-- Opening Marker --

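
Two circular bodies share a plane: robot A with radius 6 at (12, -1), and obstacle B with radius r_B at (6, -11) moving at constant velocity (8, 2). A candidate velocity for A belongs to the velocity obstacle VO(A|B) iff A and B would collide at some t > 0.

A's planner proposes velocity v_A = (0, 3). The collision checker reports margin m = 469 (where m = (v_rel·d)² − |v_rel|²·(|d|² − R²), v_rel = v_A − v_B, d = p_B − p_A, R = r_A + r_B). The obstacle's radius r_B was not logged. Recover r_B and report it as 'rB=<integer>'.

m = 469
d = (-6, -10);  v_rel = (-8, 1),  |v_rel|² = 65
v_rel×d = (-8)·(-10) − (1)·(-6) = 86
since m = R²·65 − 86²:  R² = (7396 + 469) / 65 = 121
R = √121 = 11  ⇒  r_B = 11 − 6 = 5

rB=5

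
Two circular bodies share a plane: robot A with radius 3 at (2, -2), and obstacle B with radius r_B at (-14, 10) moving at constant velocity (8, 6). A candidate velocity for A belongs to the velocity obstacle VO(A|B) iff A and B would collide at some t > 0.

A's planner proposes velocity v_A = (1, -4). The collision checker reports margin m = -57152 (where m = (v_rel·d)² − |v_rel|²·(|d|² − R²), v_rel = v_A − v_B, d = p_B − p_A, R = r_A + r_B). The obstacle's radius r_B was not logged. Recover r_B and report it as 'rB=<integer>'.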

-- Closing Marker --

**EXERCISE GOAL:**
Make a copy of each line in the records that has the word "with".

**FINISHED EXERCISE:**
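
Two circular bodies share a plane: robot A with radius 6 at (12, -1), and obstacle B with radius r_B at (6, -11) moving at constant velocity (8, 2). A candidate velocity for A belongs to the velocity obstacle VO(A|B) iff A and B would collide at some t > 0.
Two circular bodies share a plane: robot A with radius 3 at (2, -2), and obstacle B with radius r_B at (-14, 10) moving at constant velocity (8, 6). A candidate velocity for A belongs to the velocity obstacle VO(A|B) iff A and B would collide at some t > 0.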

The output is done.